Reproduce all records word for word.
(Dataset extract begins)
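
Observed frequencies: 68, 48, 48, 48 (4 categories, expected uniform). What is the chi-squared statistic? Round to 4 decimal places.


chi2 = sum((O-E)^2/E), E = total/4
total = 212, E = 212/4 = 53
(68 - 53)^2 / 53 = 225 / 53 = 225/53 ≈ 4.245283
(48 - 53)^2 / 53 = 25 / 53 = 25/53 ≈ 0.471698
(48 - 53)^2 / 53 = 25 / 53 = 25/53 ≈ 0.471698
(48 - 53)^2 / 53 = 25 / 53 = 25/53 ≈ 0.471698
chi2 = 300/53 ≈ 5.660377

5.6604


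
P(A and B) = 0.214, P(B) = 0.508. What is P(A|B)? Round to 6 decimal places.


P(A|B) = P(A and B) / P(B) = 0.214 / 0.508 = 107/254 ≈ 0.42125984

0.421260


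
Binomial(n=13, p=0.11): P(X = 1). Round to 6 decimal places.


P = C(n,k) * p^k * (1-p)^(n-k)
C(13,1) = 13
p^k = 0.11^1 = 0.11
(1-p)^(n-k) = 0.89^12 ≈ 0.2469904
P = 13 * 0.11 * 0.2469904 ≈ 0.353196

0.353196


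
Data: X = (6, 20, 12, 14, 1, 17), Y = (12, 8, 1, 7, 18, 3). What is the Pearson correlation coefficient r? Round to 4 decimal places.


r = sum((xi-xbar)(yi-ybar)) / sqrt(sum((xi-xbar)^2) * sum((yi-ybar)^2))
n = 6, xbar = 70/6 = 35/3 ≈ 11.666667, ybar = 49/6 ≈ 8.166667
Sxy = sum((xi-xbar)(yi-ybar)) = -482/3 ≈ -160.666667
Sxx = sum((xi-xbar)^2) = 748/3 ≈ 249.333333
Syy = sum((yi-ybar)^2) = 1145/6 ≈ 190.833333
sqrt(Sxx*Syy) ≈ 218.130949
r = Sxy / sqrt(Sxx*Syy) = -160.666667 / 218.130949 ≈ -0.736561

-0.7366


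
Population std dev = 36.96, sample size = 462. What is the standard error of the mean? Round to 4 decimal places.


SE = sigma / sqrt(n)
sqrt(462) ≈ 21.494185
SE = 36.96 / 21.494185 ≈ 1.719535

1.7195


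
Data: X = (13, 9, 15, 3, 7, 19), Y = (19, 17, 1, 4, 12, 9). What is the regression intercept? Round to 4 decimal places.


a = ybar - b*xbar, where b = sum((xi-xbar)(yi-ybar)) / sum((xi-xbar)^2)
n = 6, xbar = 66/6 = 11, ybar = 62/6 = 31/3 ≈ 10.333333
Sxy = sum((xi-xbar)(yi-ybar)) = 0
Sxx = sum((xi-xbar)^2) = 168
b = Sxy / Sxx = 0
a = 10.333333 - 0 * 11 = 31/3 ≈ 10.333333

10.3333


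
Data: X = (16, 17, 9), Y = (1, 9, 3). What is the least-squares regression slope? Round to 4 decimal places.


b = sum((xi-xbar)(yi-ybar)) / sum((xi-xbar)^2)
n = 3, xbar = 42/3 = 14, ybar = 13/3 ≈ 4.333333
Sxy = sum((xi-xbar)(yi-ybar)) = 14
Sxx = sum((xi-xbar)^2) = 38
b = Sxy / Sxx = 7/19 ≈ 0.368421

0.3684


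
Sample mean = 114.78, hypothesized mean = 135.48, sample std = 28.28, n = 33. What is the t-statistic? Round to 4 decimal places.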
(Dataset extract ends)
Solution for this problem.
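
Observed frequencies: 68, 48, 48, 48 (4 categories, expected uniform). What is the chi-squared statistic? Round to 4 decimal places.


chi2 = sum((O-E)^2/E), E = total/4
total = 212, E = 212/4 = 53
(68 - 53)^2 / 53 = 225 / 53 = 225/53 ≈ 4.245283
(48 - 53)^2 / 53 = 25 / 53 = 25/53 ≈ 0.471698
(48 - 53)^2 / 53 = 25 / 53 = 25/53 ≈ 0.471698
(48 - 53)^2 / 53 = 25 / 53 = 25/53 ≈ 0.471698
chi2 = 300/53 ≈ 5.660377

5.6604


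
P(A and B) = 0.214, P(B) = 0.508. What is P(A|B)? Round to 6 decimal places.


P(A|B) = P(A and B) / P(B) = 0.214 / 0.508 = 107/254 ≈ 0.42125984

0.421260


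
Binomial(n=13, p=0.11): P(X = 1). Round to 6 decimal places.


P = C(n,k) * p^k * (1-p)^(n-k)
C(13,1) = 13
p^k = 0.11^1 = 0.11
(1-p)^(n-k) = 0.89^12 ≈ 0.2469904
P = 13 * 0.11 * 0.2469904 ≈ 0.353196

0.353196


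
Data: X = (6, 20, 12, 14, 1, 17), Y = (12, 8, 1, 7, 18, 3). What is the Pearson correlation coefficient r? Round to 4 decimal places.


r = sum((xi-xbar)(yi-ybar)) / sqrt(sum((xi-xbar)^2) * sum((yi-ybar)^2))
n = 6, xbar = 70/6 = 35/3 ≈ 11.666667, ybar = 49/6 ≈ 8.166667
Sxy = sum((xi-xbar)(yi-ybar)) = -482/3 ≈ -160.666667
Sxx = sum((xi-xbar)^2) = 748/3 ≈ 249.333333
Syy = sum((yi-ybar)^2) = 1145/6 ≈ 190.833333
sqrt(Sxx*Syy) ≈ 218.130949
r = Sxy / sqrt(Sxx*Syy) = -160.666667 / 218.130949 ≈ -0.736561

-0.7366


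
Population std dev = 36.96, sample size = 462. What is the standard error of the mean? Round to 4 decimal places.


SE = sigma / sqrt(n)
sqrt(462) ≈ 21.494185
SE = 36.96 / 21.494185 ≈ 1.719535

1.7195


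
Data: X = (13, 9, 15, 3, 7, 19), Y = (19, 17, 1, 4, 12, 9). What is the regression intercept? Round to 4 decimal places.


a = ybar - b*xbar, where b = sum((xi-xbar)(yi-ybar)) / sum((xi-xbar)^2)
n = 6, xbar = 66/6 = 11, ybar = 62/6 = 31/3 ≈ 10.333333
Sxy = sum((xi-xbar)(yi-ybar)) = 0
Sxx = sum((xi-xbar)^2) = 168
b = Sxy / Sxx = 0
a = 10.333333 - 0 * 11 = 31/3 ≈ 10.333333

10.3333


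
Data: X = (16, 17, 9), Y = (1, 9, 3). What is the least-squares regression slope? Round to 4 decimal places.


b = sum((xi-xbar)(yi-ybar)) / sum((xi-xbar)^2)
n = 3, xbar = 42/3 = 14, ybar = 13/3 ≈ 4.333333
Sxy = sum((xi-xbar)(yi-ybar)) = 14
Sxx = sum((xi-xbar)^2) = 38
b = Sxy / Sxx = 7/19 ≈ 0.368421

0.3684


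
Sample mean = 114.78, hypothesized mean = 135.48, sample std = 28.28, n = 33. What is the t-statistic? Round to 4 decimal places.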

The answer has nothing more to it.